• _RECORDED DATA_:
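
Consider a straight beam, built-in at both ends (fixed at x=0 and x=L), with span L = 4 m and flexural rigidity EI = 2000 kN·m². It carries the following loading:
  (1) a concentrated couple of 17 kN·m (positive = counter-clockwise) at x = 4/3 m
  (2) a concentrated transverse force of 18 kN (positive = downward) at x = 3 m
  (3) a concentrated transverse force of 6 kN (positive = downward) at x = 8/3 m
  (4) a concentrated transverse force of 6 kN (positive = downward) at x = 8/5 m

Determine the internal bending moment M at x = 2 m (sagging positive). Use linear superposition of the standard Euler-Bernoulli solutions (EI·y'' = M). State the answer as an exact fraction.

Load 1 — applied couple M₀=17 kN·m at a=4/3 m (b=L-a=8/3):
  M_1 = R_Ax - M_A - M₀  [x>a] with R_A=17/3, M_A=0 = (17/3)·2 - 0 - 17 = -17/3 kN·m
Load 2 — point force P=18 kN at a=3 m (b=L-a=1):
  M_2 = Pb²(3a+b)x/L³ - Pab²/L²  [x≤a] = 18·1²·(3·3+1)·2/4³ - 18·3·1²/4² = 9/4 kN·m
Load 3 — point force P=6 kN at a=8/3 m (b=L-a=4/3):
  M_3 = Pb²(3a+b)x/L³ - Pab²/L²  [x≤a] = 6·(4/3)²·(3·(8/3)+(4/3))·2/4³ - 6·(8/3)·(4/3)²/4² = 4/3 kN·m
Load 4 — point force P=6 kN at a=8/5 m (b=L-a=12/5):
  M_4 = Pa²(a+3b)(L-x)/L³ - Pa²b/L²  [x>a] = 6·(8/5)²·((8/5)+3·(12/5))·(4-2)/4³ - 6·(8/5)²·(12/5)/4² = 48/25 kN·m
Superposition: M = Σ M_i = -49/300 kN·m ≈ -0.163333 kN·m

M(2) = -49/300 kN·m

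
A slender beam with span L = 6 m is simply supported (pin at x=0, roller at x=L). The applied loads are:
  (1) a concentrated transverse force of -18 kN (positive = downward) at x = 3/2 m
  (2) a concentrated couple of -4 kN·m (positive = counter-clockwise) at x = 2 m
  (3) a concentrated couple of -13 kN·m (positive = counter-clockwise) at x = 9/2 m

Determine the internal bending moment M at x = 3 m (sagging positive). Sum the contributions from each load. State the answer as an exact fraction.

M(3) = -18 kN·m

Load 1 — point force P=-18 kN at a=3/2 m (b=L-a=9/2):
  M_1 = Pa(L-x)/L  [x>a] = (-18)·(3/2)·(6-3)/6 = -27/2 kN·m
Load 2 — applied couple M₀=-4 kN·m at a=2 m (b=L-a=4):
  M_2 = M₀x/L - M₀  [x>a] = (-4)·3/6 - (-4) = 2 kN·m
Load 3 — applied couple M₀=-13 kN·m at a=9/2 m (b=L-a=3/2):
  M_3 = M₀x/L  [x≤a] = (-13)·3/6 = -13/2 kN·m
Superposition: M = Σ M_i = -18 kN·m ≈ -18.000000 kN·m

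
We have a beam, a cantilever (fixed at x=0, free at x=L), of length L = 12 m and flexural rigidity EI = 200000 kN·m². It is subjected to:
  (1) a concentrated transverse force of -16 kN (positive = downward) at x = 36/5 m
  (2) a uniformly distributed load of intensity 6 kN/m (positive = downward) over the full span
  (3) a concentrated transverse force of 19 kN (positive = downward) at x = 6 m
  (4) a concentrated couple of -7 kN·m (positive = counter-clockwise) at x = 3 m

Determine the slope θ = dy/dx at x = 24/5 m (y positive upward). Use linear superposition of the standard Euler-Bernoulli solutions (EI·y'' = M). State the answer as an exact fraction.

Load 1 — point force P=-16 kN at a=36/5 m (b=L-a=24/5):
  θ_1 = -Px(2a-x)/(2EI)  [x≤a] = -(-16)·(24/5)·(2·(36/5)-(24/5))/(2·200000) = 144/78125 rad
Load 2 — uniform load w=6 kN/m over full span:
  θ_2 = -wx(x²-3Lx+3L²)/(6EI) = -6·(24/5)·((24/5)²-3·12·(24/5)+3·12²)/(6·200000) = -2646/390625 rad
Load 3 — point force P=19 kN at a=6 m (b=L-a=6):
  θ_3 = -Px(2a-x)/(2EI)  [x≤a] = -19·(24/5)·(2·6-(24/5))/(2·200000) = -513/312500 rad
Load 4 — applied couple M₀=-7 kN·m at a=3 m (b=L-a=9):
  θ_4 = M₀a/EI  [x>a] = (-7)·3/200000 = -21/200000 rad
Superposition: θ = Σ θ_i = -166929/25000000 rad ≈ -0.006677 rad

θ(24/5) = -166929/25000000 rad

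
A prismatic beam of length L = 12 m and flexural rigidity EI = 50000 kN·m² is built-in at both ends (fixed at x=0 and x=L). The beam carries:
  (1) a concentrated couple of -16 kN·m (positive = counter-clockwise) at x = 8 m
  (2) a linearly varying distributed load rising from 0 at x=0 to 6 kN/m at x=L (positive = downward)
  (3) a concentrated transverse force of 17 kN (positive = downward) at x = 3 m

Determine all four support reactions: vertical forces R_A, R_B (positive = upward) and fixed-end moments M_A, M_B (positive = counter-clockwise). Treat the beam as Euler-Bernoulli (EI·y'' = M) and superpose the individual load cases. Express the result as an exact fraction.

R_A = 33647/1440 kN, M_A = 12517/240 kN·m, R_B = 42673/1440 kN, M_B = -4221/80 kN·m

Load 1 — applied couple M₀=-16 kN·m at a=8 m (b=L-a=4):
  R_A = 6M₀ab/L³ = 6·(-16)·8·4/12³ = -16/9 kN
  M_A = M₀b(2a-b)/L² = (-16)·4·(2·8-4)/12² = -16/3 kN·m
  R_B = -6M₀ab/L³ = -6·(-16)·8·4/12³ = 16/9 kN
  M_B = M₀a(2b-a)/L² = (-16)·8·(2·4-8)/12² = 0 kN·m
Load 2 — triangular load w₀=6 kN/m (0→w₀ over full span):
  R_A = 3w₀L/20 = 3·6·12/20 = 54/5 kN
  M_A = w₀L²/30 = 6·12²/30 = 144/5 kN·m
  R_B = 7w₀L/20 = 7·6·12/20 = 126/5 kN
  M_B = -w₀L²/20 = -6·12²/20 = -216/5 kN·m
Load 3 — point force P=17 kN at a=3 m (b=L-a=9):
  R_A = Pb²(3a+b)/L³ = 17·9²·(3·3+9)/12³ = 459/32 kN
  M_A = Pab²/L² = 17·3·9²/12² = 459/16 kN·m
  R_B = Pa²(a+3b)/L³ = 17·3²·(3+3·9)/12³ = 85/32 kN
  M_B = -Pa²b/L² = -17·3²·9/12² = -153/16 kN·m
Superposition: R_A = 33647/1440 kN, M_A = 12517/240 kN·m, R_B = 42673/1440 kN, M_B = -4221/80 kN·m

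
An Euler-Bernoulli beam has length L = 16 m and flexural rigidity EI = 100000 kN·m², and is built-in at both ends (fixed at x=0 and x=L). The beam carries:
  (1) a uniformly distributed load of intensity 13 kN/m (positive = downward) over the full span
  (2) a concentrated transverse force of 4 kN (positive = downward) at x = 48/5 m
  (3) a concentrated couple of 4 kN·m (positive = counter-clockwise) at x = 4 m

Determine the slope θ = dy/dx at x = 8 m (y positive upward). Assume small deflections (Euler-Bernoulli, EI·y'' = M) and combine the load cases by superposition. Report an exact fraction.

Load 1 — uniform load w=13 kN/m over full span:
  θ_1 = -wx(L-x)(L-2x)/(12EI) = -13·8·(16-8)·(16-2·8)/(12·100000) = 0 rad
Load 2 — point force P=4 kN at a=48/5 m (b=L-a=32/5):
  θ_2 = -Pb²x(2aL-(3a+b)x)/(2L³EI)  [x≤a] = -4·(32/5)²·8·(2·(48/5)·16-(3·(48/5)+(32/5))·8)/(2·16³·100000) = -16/390625 rad
Load 3 — applied couple M₀=4 kN·m at a=4 m (b=L-a=12):
  θ_3 = (R_Ax²/2 - M_Ax - M₀(x-a))/EI  [x>a] with R_A=9/32, M_A=-3/4 = ((9/32)·8²/2 - (-3/4)·8 - 4·(8-4))/100000 = -1/100000 rad
Superposition: θ = Σ θ_i = -637/12500000 rad ≈ -0.000051 rad

θ(8) = -637/12500000 rad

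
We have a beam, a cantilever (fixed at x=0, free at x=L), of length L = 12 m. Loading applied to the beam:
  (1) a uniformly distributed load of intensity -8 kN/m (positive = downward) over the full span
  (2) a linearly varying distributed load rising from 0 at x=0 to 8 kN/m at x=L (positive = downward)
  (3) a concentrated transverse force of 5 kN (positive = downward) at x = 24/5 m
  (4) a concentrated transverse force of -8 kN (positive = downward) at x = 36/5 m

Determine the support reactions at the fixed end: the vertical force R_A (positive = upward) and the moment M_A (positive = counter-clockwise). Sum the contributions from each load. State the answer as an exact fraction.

R_A = -51 kN, M_A = -1128/5 kN·m

Load 1 — uniform load w=-8 kN/m over full span:
  R_A = wL = (-8)·12 = -96 kN
  M_A = wL²/2 = (-8)·12²/2 = -576 kN·m
Load 2 — triangular load w₀=8 kN/m (0→w₀ over full span):
  R_A = w₀L/2 = 8·12/2 = 48 kN
  M_A = w₀L²/3 = 8·12²/3 = 384 kN·m
Load 3 — point force P=5 kN at a=24/5 m (b=L-a=36/5):
  R_A = P = 5 kN
  M_A = Pa = 5·(24/5) = 24 kN·m
Load 4 — point force P=-8 kN at a=36/5 m (b=L-a=24/5):
  R_A = P = (-8) = -8 kN
  M_A = Pa = (-8)·(36/5) = -288/5 kN·m
Superposition: R_A = -51 kN, M_A = -1128/5 kN·m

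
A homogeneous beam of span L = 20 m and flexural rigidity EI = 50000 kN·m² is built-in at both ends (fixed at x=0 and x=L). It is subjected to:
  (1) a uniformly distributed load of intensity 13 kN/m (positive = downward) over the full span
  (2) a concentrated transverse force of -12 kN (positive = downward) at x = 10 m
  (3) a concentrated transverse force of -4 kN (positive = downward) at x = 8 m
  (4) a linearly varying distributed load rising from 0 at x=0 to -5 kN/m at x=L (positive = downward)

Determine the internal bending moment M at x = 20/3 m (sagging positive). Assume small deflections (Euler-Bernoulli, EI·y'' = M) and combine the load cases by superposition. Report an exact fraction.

M(20/3) = 218086/2025 kN·m

Load 1 — uniform load w=13 kN/m over full span:
  M_1 = wLx/2 - wL²/12 - wx²/2 = 13·20·(20/3)/2 - 13·20²/12 - 13·(20/3)²/2 = 1300/9 kN·m
Load 2 — point force P=-12 kN at a=10 m (b=L-a=10):
  M_2 = Pb²(3a+b)x/L³ - Pab²/L²  [x≤a] = (-12)·10²·(3·10+10)·(20/3)/20³ - (-12)·10·10²/20² = -10 kN·m
Load 3 — point force P=-4 kN at a=8 m (b=L-a=12):
  M_3 = Pb²(3a+b)x/L³ - Pab²/L²  [x≤a] = (-4)·12²·(3·8+12)·(20/3)/20³ - (-4)·8·12²/20² = -144/25 kN·m
Load 4 — triangular load w₀=-5 kN/m (0→w₀ over full span):
  M_4 = 3w₀Lx/20 - w₀L²/30 - w₀x³/(6L) = 3·(-5)·20·(20/3)/20 - (-5)·20²/30 - (-5)·(20/3)³/(6·20) = -1700/81 kN·m
Superposition: M = Σ M_i = 218086/2025 kN·m ≈ 107.696790 kN·m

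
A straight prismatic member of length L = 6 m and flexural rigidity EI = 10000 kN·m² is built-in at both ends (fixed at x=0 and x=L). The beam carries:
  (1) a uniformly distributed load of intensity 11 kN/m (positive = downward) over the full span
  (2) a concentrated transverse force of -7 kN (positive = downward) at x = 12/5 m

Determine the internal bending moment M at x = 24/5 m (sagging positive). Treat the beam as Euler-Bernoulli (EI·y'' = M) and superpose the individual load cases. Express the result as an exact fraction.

Load 1 — uniform load w=11 kN/m over full span:
  M_1 = wLx/2 - wL²/12 - wx²/2 = 11·6·(24/5)/2 - 11·6²/12 - 11·(24/5)²/2 = -33/25 kN·m
Load 2 — point force P=-7 kN at a=12/5 m (b=L-a=18/5):
  M_2 = Pa²(a+3b)(L-x)/L³ - Pa²b/L²  [x>a] = (-7)·(12/5)²·((12/5)+3·(18/5))·(6-(24/5))/6³ - (-7)·(12/5)²·(18/5)/6² = 672/625 kN·m
Superposition: M = Σ M_i = -153/625 kN·m ≈ -0.244800 kN·m

M(24/5) = -153/625 kN·m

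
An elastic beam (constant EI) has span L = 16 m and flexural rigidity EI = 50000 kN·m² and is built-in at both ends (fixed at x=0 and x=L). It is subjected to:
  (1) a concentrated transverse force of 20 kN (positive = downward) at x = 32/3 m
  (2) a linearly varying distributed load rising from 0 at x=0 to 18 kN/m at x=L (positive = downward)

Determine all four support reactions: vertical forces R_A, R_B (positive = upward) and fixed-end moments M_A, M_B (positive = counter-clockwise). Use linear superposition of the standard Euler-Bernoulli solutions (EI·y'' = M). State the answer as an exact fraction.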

• _WHAT TO WORK ON_: After locating the line that contains "(2) a concentrated transverse force of 18", please copy exactly every line from the start of the records through it, and nothing else.

• _TASK RESPONSE_:
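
Consider a straight beam, built-in at both ends (fixed at x=0 and x=L), with span L = 4 m and flexural rigidity EI = 2000 kN·m². It carries the following loading:
  (1) a concentrated couple of 17 kN·m (positive = counter-clockwise) at x = 4/3 m
  (2) a concentrated transverse force of 18 kN (positive = downward) at x = 3 m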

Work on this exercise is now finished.